===== Given records

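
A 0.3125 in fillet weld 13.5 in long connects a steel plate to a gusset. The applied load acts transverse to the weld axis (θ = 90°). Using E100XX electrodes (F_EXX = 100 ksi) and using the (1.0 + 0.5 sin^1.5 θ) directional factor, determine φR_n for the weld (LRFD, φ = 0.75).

t_e = 0.707 × 0.3125 = 0.2209 in; A_we = 0.2209 × 13.5 = 2.983 in².
Directional factor: 1.0 + 0.5 sin^1.5(90°) = 1.5.
F_nw = 0.6 × 100 × 1.5 = 90 ksi.
φR_n = 0.75 × 90 × 2.983 = 201.3 kips.

φR_n ≈ 201 kips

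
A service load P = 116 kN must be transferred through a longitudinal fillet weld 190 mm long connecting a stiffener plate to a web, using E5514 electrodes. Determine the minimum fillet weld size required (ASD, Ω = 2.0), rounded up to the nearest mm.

w = 6 mm

E55XX → F_EXX = 550 MPa.
Total weld length L = 190 mm.
Required throat t_e = P × Ω / (0.6 F_EXX × L) = 116 × 2.0 / (0.6 × 550 × 190 × 10⁻³) = 3.7 mm.
Required leg w = t_e / 0.707 = 5.234 mm → use 6 mm.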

==========

• [Problem to work on] Copy out all of the records verbatim.

• [Answer below]
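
A 0.3125 in fillet weld 13.5 in long connects a steel plate to a gusset. The applied load acts transverse to the weld axis (θ = 90°). Using E100XX electrodes (F_EXX = 100 ksi) and using the (1.0 + 0.5 sin^1.5 θ) directional factor, determine φR_n for the weld (LRFD, φ = 0.75).

t_e = 0.707 × 0.3125 = 0.2209 in; A_we = 0.2209 × 13.5 = 2.983 in².
Directional factor: 1.0 + 0.5 sin^1.5(90°) = 1.5.
F_nw = 0.6 × 100 × 1.5 = 90 ksi.
φR_n = 0.75 × 90 × 2.983 = 201.3 kips.

φR_n ≈ 201 kips

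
A service load P = 116 kN must be transferred through a longitudinal fillet weld 190 mm long connecting a stiffener plate to a web, using E5514 electrodes. Determine the minimum fillet weld size required (ASD, Ω = 2.0), rounded up to the nearest mm.

w = 6 mm

E55XX → F_EXX = 550 MPa.
Total weld length L = 190 mm.
Required throat t_e = P × Ω / (0.6 F_EXX × L) = 116 × 2.0 / (0.6 × 550 × 190 × 10⁻³) = 3.7 mm.
Required leg w = t_e / 0.707 = 5.234 mm → use 6 mm.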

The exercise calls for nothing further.